[Records from a data source]
-- Opening Marker --

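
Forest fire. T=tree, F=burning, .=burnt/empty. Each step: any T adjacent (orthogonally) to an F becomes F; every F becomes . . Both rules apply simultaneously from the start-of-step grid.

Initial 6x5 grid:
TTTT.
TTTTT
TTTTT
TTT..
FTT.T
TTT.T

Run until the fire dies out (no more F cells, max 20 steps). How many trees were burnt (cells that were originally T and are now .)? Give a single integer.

Answer: 22

Derivation:
Step 1: +3 fires, +1 burnt (F count now 3)
Step 2: +4 fires, +3 burnt (F count now 4)
Step 3: +4 fires, +4 burnt (F count now 4)
Step 4: +3 fires, +4 burnt (F count now 3)
Step 5: +3 fires, +3 burnt (F count now 3)
Step 6: +3 fires, +3 burnt (F count now 3)
Step 7: +2 fires, +3 burnt (F count now 2)
Step 8: +0 fires, +2 burnt (F count now 0)
Fire out after step 8
Initially T: 24, now '.': 28
Total burnt (originally-T cells now '.'): 22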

-- Closing Marker --

▶ **Activity**: Each record above is to be returned verbatim.

▶ **Output for this exercise**:
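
Forest fire. T=tree, F=burning, .=burnt/empty. Each step: any T adjacent (orthogonally) to an F becomes F; every F becomes . . Both rules apply simultaneously from the start-of-step grid.

Initial 6x5 grid:
TTTT.
TTTTT
TTTTT
TTT..
FTT.T
TTT.T

Run until the fire dies out (no more F cells, max 20 steps). How many trees were burnt (cells that were originally T and are now .)? Give a single integer.

Answer: 22

Derivation:
Step 1: +3 fires, +1 burnt (F count now 3)
Step 2: +4 fires, +3 burnt (F count now 4)
Step 3: +4 fires, +4 burnt (F count now 4)
Step 4: +3 fires, +4 burnt (F count now 3)
Step 5: +3 fires, +3 burnt (F count now 3)
Step 6: +3 fires, +3 burnt (F count now 3)
Step 7: +2 fires, +3 burnt (F count now 2)
Step 8: +0 fires, +2 burnt (F count now 0)
Fire out after step 8
Initially T: 24, now '.': 28
Total burnt (originally-T cells now '.'): 22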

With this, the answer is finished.